#### Saved entries
* * *

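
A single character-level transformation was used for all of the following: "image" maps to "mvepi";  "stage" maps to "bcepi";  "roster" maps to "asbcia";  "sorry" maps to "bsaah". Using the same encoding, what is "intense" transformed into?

The shift depends on letter class: consonant m→v is +9, but vowel i→m is +4. The rule splits by letter class: vowels +4, consonants +9.
On intense: i(vowel)+4=m, n(cons)+9=w, t(cons)+9=c, e(vowel)+4=i, n(cons)+9=w, s(cons)+9=b, e(vowel)+4=i.

mwciwbi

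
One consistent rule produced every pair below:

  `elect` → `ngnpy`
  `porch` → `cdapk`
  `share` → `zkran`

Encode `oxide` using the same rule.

dujon

e(4)→n(13) and l(11)→g(6) fit y≡25x+17 (mod 26); the inverse of 25 mod 26 is 25. Treating letters as 0–25, the rule is x ↦ 25x + 17 (mod 26).
For oxide: o(14)→25·14+17≡3=d; x(23)→25·23+17≡20=u; i(8)→25·8+17≡9=j; d(3)→25·3+17≡14=o; e(4)→25·4+17≡13=n (all mod 26).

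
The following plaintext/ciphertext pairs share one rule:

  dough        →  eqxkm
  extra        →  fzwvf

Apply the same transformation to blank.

Letter i (0-indexed) is shifted by i+1, so successive shifts are 1, 2, 3, ….
Applying it to blank: b+1=c, l+2=n, a+3=d, n+4=r, k+5=p.

cndrp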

* * *

#### TASK BRIEF
Give back each entry above precisely as it was written.

#### OUTPUT FOR THIS TASK
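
A single character-level transformation was used for all of the following: "image" maps to "mvepi";  "stage" maps to "bcepi";  "roster" maps to "asbcia";  "sorry" maps to "bsaah". Using the same encoding, what is "intense" transformed into?

The shift depends on letter class: consonant m→v is +9, but vowel i→m is +4. The rule splits by letter class: vowels +4, consonants +9.
On intense: i(vowel)+4=m, n(cons)+9=w, t(cons)+9=c, e(vowel)+4=i, n(cons)+9=w, s(cons)+9=b, e(vowel)+4=i.

mwciwbi

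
One consistent rule produced every pair below:

  `elect` → `ngnpy`
  `porch` → `cdapk`
  `share` → `zkran`

Encode `oxide` using the same rule.

dujon

e(4)→n(13) and l(11)→g(6) fit y≡25x+17 (mod 26); the inverse of 25 mod 26 is 25. Treating letters as 0–25, the rule is x ↦ 25x + 17 (mod 26).
For oxide: o(14)→25·14+17≡3=d; x(23)→25·23+17≡20=u; i(8)→25·8+17≡9=j; d(3)→25·3+17≡14=o; e(4)→25·4+17≡13=n (all mod 26).

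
The following plaintext/ciphertext pairs share one rule:

  dough        →  eqxkm
  extra        →  fzwvf

Apply the same transformation to blank.

Letter i (0-indexed) is shifted by i+1, so successive shifts are 1, 2, 3, ….
Applying it to blank: b+1=c, l+2=n, a+3=d, n+4=r, k+5=p.

cndrp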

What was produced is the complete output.